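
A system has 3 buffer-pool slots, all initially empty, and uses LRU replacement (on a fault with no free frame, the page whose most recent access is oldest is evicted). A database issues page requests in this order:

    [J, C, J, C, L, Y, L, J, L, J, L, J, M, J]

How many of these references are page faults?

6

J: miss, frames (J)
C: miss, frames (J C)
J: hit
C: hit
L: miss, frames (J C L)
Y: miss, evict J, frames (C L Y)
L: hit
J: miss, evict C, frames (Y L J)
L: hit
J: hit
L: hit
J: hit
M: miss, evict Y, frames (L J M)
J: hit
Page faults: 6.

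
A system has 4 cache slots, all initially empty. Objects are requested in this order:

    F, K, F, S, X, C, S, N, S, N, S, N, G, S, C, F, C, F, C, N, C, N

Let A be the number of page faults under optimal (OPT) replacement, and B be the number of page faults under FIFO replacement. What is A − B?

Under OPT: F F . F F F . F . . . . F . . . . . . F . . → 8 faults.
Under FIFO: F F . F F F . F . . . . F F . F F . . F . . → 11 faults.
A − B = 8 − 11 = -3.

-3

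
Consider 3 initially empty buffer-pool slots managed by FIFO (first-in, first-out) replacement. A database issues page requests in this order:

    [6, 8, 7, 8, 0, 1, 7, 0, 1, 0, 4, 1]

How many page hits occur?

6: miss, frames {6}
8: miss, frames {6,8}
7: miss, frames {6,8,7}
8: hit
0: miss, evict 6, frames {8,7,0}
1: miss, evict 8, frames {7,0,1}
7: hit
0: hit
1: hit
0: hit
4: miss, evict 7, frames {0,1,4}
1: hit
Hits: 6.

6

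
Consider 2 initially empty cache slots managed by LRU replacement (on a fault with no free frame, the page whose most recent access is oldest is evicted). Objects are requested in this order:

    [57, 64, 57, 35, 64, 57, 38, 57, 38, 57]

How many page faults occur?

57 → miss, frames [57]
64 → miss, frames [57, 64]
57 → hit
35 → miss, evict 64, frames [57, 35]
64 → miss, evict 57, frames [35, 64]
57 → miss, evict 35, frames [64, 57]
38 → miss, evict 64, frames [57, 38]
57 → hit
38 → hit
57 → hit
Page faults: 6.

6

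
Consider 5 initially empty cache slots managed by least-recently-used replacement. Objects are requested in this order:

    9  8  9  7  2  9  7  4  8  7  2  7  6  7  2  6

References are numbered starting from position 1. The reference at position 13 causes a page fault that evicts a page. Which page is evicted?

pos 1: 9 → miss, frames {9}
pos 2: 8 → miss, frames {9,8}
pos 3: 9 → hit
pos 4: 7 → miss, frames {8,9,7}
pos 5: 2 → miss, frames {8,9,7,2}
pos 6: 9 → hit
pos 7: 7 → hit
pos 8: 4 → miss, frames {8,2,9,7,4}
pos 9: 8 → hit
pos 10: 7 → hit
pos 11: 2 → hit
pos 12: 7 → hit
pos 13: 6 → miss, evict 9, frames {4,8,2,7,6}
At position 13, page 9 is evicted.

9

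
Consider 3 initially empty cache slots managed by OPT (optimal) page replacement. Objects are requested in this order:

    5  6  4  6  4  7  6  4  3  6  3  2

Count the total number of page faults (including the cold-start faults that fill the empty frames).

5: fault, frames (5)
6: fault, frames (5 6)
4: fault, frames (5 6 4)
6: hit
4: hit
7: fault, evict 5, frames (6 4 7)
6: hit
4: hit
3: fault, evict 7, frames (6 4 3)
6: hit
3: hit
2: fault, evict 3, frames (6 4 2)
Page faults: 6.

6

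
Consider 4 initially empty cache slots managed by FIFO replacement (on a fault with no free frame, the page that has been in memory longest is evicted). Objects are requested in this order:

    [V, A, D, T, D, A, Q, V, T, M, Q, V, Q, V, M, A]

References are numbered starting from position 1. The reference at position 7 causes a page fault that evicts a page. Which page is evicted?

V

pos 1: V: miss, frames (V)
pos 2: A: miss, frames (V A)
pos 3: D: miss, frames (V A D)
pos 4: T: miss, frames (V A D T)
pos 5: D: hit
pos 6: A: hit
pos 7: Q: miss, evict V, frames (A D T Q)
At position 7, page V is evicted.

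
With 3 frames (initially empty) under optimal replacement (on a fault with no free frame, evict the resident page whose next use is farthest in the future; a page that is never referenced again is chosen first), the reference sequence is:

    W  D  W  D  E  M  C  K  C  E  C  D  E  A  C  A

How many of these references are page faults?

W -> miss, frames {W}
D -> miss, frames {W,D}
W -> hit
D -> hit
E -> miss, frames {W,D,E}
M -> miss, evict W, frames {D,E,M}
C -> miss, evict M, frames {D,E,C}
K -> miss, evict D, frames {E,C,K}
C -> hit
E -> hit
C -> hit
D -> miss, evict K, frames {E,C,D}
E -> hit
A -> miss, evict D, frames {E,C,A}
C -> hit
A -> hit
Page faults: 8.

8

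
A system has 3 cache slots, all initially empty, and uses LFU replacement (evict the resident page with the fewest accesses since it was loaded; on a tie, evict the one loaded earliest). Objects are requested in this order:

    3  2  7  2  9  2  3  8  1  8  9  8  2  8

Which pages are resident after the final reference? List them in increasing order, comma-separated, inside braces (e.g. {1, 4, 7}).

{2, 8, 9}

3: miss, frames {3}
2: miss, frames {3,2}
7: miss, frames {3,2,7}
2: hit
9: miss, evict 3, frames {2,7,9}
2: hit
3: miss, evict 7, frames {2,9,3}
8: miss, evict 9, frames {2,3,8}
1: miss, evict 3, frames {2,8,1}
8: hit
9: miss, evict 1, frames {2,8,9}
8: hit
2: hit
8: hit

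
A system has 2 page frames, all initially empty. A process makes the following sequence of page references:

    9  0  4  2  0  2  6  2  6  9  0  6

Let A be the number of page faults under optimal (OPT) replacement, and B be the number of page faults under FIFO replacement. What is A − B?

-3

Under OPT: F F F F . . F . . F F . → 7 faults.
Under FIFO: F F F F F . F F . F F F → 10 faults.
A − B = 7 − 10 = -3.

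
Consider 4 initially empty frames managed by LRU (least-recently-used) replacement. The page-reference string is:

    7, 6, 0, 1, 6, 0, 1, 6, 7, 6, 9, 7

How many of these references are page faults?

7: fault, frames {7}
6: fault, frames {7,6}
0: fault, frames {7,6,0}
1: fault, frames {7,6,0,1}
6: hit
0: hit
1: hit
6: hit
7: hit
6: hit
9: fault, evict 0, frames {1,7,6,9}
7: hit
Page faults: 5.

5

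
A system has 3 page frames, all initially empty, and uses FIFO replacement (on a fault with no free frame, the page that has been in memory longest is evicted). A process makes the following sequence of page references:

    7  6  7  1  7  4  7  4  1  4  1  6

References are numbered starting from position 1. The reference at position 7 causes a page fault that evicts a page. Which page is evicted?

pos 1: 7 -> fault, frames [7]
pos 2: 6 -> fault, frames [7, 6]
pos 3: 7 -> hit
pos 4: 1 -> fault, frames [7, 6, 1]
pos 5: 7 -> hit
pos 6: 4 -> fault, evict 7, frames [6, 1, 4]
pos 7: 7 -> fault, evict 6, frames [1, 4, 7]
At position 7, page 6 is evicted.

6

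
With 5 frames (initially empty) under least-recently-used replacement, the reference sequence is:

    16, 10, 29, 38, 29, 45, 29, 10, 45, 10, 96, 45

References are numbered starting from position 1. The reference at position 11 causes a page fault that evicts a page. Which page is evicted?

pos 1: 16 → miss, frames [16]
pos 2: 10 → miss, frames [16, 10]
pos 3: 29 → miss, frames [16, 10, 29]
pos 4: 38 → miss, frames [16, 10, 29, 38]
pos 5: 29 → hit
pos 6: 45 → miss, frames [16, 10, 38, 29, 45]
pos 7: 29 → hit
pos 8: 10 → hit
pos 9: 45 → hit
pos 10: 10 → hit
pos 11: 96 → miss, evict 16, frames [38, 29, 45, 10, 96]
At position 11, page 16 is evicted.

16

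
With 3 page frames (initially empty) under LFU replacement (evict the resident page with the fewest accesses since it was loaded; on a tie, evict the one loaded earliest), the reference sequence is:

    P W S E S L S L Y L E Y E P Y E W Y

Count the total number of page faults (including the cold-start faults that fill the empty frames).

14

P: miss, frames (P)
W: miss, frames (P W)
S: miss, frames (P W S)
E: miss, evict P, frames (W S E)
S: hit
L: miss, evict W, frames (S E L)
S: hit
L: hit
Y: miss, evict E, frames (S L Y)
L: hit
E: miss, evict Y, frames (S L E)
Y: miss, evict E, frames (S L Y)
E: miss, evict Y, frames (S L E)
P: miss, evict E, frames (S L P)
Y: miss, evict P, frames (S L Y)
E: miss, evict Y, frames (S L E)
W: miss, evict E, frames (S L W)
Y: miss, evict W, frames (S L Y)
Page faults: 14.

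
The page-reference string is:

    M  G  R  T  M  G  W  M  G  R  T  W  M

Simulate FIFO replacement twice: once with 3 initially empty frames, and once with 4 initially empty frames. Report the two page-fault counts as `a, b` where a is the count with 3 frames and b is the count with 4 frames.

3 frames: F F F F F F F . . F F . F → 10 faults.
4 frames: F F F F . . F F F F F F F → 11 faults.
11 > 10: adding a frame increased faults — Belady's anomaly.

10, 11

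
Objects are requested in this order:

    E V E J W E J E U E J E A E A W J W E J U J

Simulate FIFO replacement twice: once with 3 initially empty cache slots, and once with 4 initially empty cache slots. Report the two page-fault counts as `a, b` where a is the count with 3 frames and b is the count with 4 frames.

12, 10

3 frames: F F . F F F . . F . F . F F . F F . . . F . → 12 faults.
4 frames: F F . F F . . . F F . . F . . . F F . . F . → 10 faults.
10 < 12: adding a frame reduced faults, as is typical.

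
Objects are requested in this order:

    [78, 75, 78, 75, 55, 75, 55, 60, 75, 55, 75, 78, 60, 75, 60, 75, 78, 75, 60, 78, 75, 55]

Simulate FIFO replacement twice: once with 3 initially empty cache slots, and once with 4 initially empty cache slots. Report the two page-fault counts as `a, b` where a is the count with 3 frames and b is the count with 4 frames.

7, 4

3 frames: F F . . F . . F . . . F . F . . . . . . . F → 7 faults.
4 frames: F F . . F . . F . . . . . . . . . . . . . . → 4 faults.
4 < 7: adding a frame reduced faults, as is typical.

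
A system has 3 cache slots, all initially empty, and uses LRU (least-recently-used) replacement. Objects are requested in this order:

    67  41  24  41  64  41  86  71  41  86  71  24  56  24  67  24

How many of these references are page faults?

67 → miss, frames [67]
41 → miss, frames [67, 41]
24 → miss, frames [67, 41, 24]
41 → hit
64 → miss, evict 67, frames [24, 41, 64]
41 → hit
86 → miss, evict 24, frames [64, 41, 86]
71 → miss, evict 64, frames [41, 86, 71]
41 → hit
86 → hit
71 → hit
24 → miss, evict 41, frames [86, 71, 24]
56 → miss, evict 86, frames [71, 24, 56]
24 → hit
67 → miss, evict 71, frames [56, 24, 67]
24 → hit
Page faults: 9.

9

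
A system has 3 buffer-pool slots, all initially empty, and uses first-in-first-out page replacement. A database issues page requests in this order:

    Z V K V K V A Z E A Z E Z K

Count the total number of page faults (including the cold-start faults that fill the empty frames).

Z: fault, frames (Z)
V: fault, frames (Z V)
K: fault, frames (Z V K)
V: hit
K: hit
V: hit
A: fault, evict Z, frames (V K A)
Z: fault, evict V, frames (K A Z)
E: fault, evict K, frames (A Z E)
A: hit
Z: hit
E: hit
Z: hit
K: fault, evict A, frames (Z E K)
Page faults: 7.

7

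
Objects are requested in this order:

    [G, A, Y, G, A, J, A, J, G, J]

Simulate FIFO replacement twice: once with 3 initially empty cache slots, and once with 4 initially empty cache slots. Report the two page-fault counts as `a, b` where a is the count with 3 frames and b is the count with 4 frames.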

************

Check each line of the data above for the word "string" and copy the ones where it is found.

Result for this task:
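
Consider 4 initially empty frames managed by LRU (least-recently-used) replacement. The page-reference string is:
The page-reference string is: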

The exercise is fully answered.